Each entry below is to be copied out exactly and in full.

• Task input:
= = = =

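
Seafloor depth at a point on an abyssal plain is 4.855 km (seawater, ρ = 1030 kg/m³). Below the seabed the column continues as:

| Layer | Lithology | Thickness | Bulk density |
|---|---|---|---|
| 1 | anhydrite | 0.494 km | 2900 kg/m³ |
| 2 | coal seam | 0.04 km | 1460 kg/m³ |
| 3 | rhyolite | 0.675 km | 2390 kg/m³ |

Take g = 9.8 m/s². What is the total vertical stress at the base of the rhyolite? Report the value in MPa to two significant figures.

79 MPa

seawater: 1030 kg/m³ × 9.8 m/s² × 4855 m = 4.901×10^7 Pa = 49.01 MPa
anhydrite: 2900 kg/m³ × 9.8 m/s² × 494 m = 1.404×10^7 Pa = 14.04 MPa
coal seam: 1460 kg/m³ × 9.8 m/s² × 40 m = 5.723×10^5 Pa = 0.5723 MPa
rhyolite: 2390 kg/m³ × 9.8 m/s² × 675 m = 1.581×10^7 Pa = 15.81 MPa
Total = 49.01 + 14.04 + 0.5723 + 15.81 = 79.428 MPa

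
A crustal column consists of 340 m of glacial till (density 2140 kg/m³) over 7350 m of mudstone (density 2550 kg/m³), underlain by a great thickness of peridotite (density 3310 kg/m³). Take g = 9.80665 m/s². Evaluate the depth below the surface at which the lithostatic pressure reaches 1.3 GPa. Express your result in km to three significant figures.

41.9 km

Pressure at base of upper layers: 2140×9.80665×340 + 2550×9.80665×7350 = 1.909×10^8 Pa = 0.1909 GPa
Remaining pressure to be supplied by peridotite: 1.300×10^9 − 1.909×10^8 = 1.109×10^9 Pa
Additional depth in peridotite = 1.109×10^9 Pa / (3310 kg/m³ × 9.80665 m/s²) = 34167 m
Total depth = 7690 m + 34167 m = 41857 m
= 41.857 km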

= = = =

• Expected answer:
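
Seafloor depth at a point on an abyssal plain is 4.855 km (seawater, ρ = 1030 kg/m³). Below the seabed the column continues as:

| Layer | Lithology | Thickness | Bulk density |
|---|---|---|---|
| 1 | anhydrite | 0.494 km | 2900 kg/m³ |
| 2 | coal seam | 0.04 km | 1460 kg/m³ |
| 3 | rhyolite | 0.675 km | 2390 kg/m³ |

Take g = 9.8 m/s². What is the total vertical stress at the base of the rhyolite? Report the value in MPa to two significant figures.

79 MPa

seawater: 1030 kg/m³ × 9.8 m/s² × 4855 m = 4.901×10^7 Pa = 49.01 MPa
anhydrite: 2900 kg/m³ × 9.8 m/s² × 494 m = 1.404×10^7 Pa = 14.04 MPa
coal seam: 1460 kg/m³ × 9.8 m/s² × 40 m = 5.723×10^5 Pa = 0.5723 MPa
rhyolite: 2390 kg/m³ × 9.8 m/s² × 675 m = 1.581×10^7 Pa = 15.81 MPa
Total = 49.01 + 14.04 + 0.5723 + 15.81 = 79.428 MPa

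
A crustal column consists of 340 m of glacial till (density 2140 kg/m³) over 7350 m of mudstone (density 2550 kg/m³), underlain by a great thickness of peridotite (density 3310 kg/m³). Take g = 9.80665 m/s². Evaluate the depth below the surface at which the lithostatic pressure reaches 1.3 GPa. Express your result in km to three significant figures.

41.9 km

Pressure at base of upper layers: 2140×9.80665×340 + 2550×9.80665×7350 = 1.909×10^8 Pa = 0.1909 GPa
Remaining pressure to be supplied by peridotite: 1.300×10^9 − 1.909×10^8 = 1.109×10^9 Pa
Additional depth in peridotite = 1.109×10^9 Pa / (3310 kg/m³ × 9.80665 m/s²) = 34167 m
Total depth = 7690 m + 34167 m = 41857 m
= 41.857 km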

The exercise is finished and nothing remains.